PROVIDED ENTRIES: Begin

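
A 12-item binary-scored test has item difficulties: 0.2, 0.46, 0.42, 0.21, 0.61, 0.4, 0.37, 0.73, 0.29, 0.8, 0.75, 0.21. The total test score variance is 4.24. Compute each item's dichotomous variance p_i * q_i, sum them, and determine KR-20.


For each item, compute p_i * q_i:
  Item 1: 0.2 * 0.8 = 0.16
  Item 2: 0.46 * 0.54 = 0.2484
  Item 3: 0.42 * 0.58 = 0.2436
  Item 4: 0.21 * 0.79 = 0.1659
  Item 5: 0.61 * 0.39 = 0.2379
  Item 6: 0.4 * 0.6 = 0.24
  Item 7: 0.37 * 0.63 = 0.2331
  Item 8: 0.73 * 0.27 = 0.1971
  Item 9: 0.29 * 0.71 = 0.2059
  Item 10: 0.8 * 0.2 = 0.16
  Item 11: 0.75 * 0.25 = 0.1875
  Item 12: 0.21 * 0.79 = 0.1659
Sum(p_i * q_i) = 0.16 + 0.2484 + 0.2436 + 0.1659 + 0.2379 + 0.24 + 0.2331 + 0.1971 + 0.2059 + 0.16 + 0.1875 + 0.1659 = 2.4453
KR-20 = (k/(k-1)) * (1 - Sum(p_i*q_i) / Var_total)
= (12/11) * (1 - 2.4453/4.24)
= 1.0909 * 0.4233
KR-20 = 0.4618

0.4618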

PROVIDED ENTRIES: End

◆ **BRIEF**
Copy down the whole of the data above, matching it exactly.

◆ **OUTPUT BELOW**
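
A 12-item binary-scored test has item difficulties: 0.2, 0.46, 0.42, 0.21, 0.61, 0.4, 0.37, 0.73, 0.29, 0.8, 0.75, 0.21. The total test score variance is 4.24. Compute each item's dichotomous variance p_i * q_i, sum them, and determine KR-20.


For each item, compute p_i * q_i:
  Item 1: 0.2 * 0.8 = 0.16
  Item 2: 0.46 * 0.54 = 0.2484
  Item 3: 0.42 * 0.58 = 0.2436
  Item 4: 0.21 * 0.79 = 0.1659
  Item 5: 0.61 * 0.39 = 0.2379
  Item 6: 0.4 * 0.6 = 0.24
  Item 7: 0.37 * 0.63 = 0.2331
  Item 8: 0.73 * 0.27 = 0.1971
  Item 9: 0.29 * 0.71 = 0.2059
  Item 10: 0.8 * 0.2 = 0.16
  Item 11: 0.75 * 0.25 = 0.1875
  Item 12: 0.21 * 0.79 = 0.1659
Sum(p_i * q_i) = 0.16 + 0.2484 + 0.2436 + 0.1659 + 0.2379 + 0.24 + 0.2331 + 0.1971 + 0.2059 + 0.16 + 0.1875 + 0.1659 = 2.4453
KR-20 = (k/(k-1)) * (1 - Sum(p_i*q_i) / Var_total)
= (12/11) * (1 - 2.4453/4.24)
= 1.0909 * 0.4233
KR-20 = 0.4618

0.4618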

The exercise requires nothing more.